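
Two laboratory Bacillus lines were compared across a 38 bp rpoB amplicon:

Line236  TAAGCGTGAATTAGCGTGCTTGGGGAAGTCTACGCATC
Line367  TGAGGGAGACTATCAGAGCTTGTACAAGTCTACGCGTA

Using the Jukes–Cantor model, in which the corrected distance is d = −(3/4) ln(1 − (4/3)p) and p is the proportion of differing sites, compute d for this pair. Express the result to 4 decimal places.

The sequences differ at positions 2 (A/G), 5 (C/G), 7 (T/A), 10 (A/C), 12 (T/A), 13 (A/T), 14 (G/C), 15 (C/A), 17 (T/A), 23 (G/T), 24 (G/A), 25 (G/C), 36 (A/G), 38 (C/A).
p = 14/38 = 0.368421.
d = −0.75 · ln(1 − (4/3)·0.368421) = −0.75 · ln(0.508772) = −0.75 · (-0.675755) = 0.5068.

0.5068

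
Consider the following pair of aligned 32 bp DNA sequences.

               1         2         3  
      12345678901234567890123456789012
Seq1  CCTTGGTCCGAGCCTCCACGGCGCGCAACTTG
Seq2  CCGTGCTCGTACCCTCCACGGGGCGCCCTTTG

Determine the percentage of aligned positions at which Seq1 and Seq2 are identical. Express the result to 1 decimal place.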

Problem to work on — Where a line contains the word "aligned", copy that line from the listing above.

Exercise result —
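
Consider the following pair of aligned 32 bp DNA sequences.
Determine the percentage of aligned positions at which Seq1 and Seq2 are identical. Express the result to 1 decimal place.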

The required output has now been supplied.